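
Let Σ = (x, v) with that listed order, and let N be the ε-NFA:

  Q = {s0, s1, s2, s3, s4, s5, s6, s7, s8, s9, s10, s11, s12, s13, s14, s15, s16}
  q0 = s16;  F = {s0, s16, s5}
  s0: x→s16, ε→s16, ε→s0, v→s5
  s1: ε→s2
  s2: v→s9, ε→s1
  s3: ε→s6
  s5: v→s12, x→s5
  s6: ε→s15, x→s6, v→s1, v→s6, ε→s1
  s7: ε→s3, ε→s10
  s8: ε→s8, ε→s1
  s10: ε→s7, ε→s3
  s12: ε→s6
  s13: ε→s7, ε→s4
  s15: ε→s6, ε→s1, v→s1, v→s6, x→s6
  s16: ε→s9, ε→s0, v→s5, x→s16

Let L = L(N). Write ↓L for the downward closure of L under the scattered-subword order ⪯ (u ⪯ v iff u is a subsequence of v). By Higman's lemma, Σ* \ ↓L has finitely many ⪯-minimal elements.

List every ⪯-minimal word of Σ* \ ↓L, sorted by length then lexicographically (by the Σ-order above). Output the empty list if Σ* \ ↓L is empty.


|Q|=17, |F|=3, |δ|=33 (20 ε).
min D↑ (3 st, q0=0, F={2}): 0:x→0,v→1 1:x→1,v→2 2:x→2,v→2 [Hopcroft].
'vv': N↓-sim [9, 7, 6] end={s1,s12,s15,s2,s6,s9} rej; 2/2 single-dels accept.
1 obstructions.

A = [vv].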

^^^^

The task: Write out the full listing without altering anything.

Solved problem:
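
Let Σ = (x, v) with that listed order, and let N be the ε-NFA:

  Q = {s0, s1, s2, s3, s4, s5, s6, s7, s8, s9, s10, s11, s12, s13, s14, s15, s16}
  q0 = s16;  F = {s0, s16, s5}
  s0: x→s16, ε→s16, ε→s0, v→s5
  s1: ε→s2
  s2: v→s9, ε→s1
  s3: ε→s6
  s5: v→s12, x→s5
  s6: ε→s15, x→s6, v→s1, v→s6, ε→s1
  s7: ε→s3, ε→s10
  s8: ε→s8, ε→s1
  s10: ε→s7, ε→s3
  s12: ε→s6
  s13: ε→s7, ε→s4
  s15: ε→s6, ε→s1, v→s1, v→s6, x→s6
  s16: ε→s9, ε→s0, v→s5, x→s16

Let L = L(N). Write ↓L for the downward closure of L under the scattered-subword order ⪯ (u ⪯ v iff u is a subsequence of v). By Higman's lemma, Σ* \ ↓L has finitely many ⪯-minimal elements.

List every ⪯-minimal word of Σ* \ ↓L, sorted by length then lexicographically (by the Σ-order above). Output the empty list if Σ* \ ↓L is empty.


|Q|=17, |F|=3, |δ|=33 (20 ε).
min D↑ (3 st, q0=0, F={2}): 0:x→0,v→1 1:x→1,v→2 2:x→2,v→2 [Hopcroft].
'vv': N↓-sim [9, 7, 6] end={s1,s12,s15,s2,s6,s9} rej; 2/2 single-dels accept.
1 obstructions.

A = [vv].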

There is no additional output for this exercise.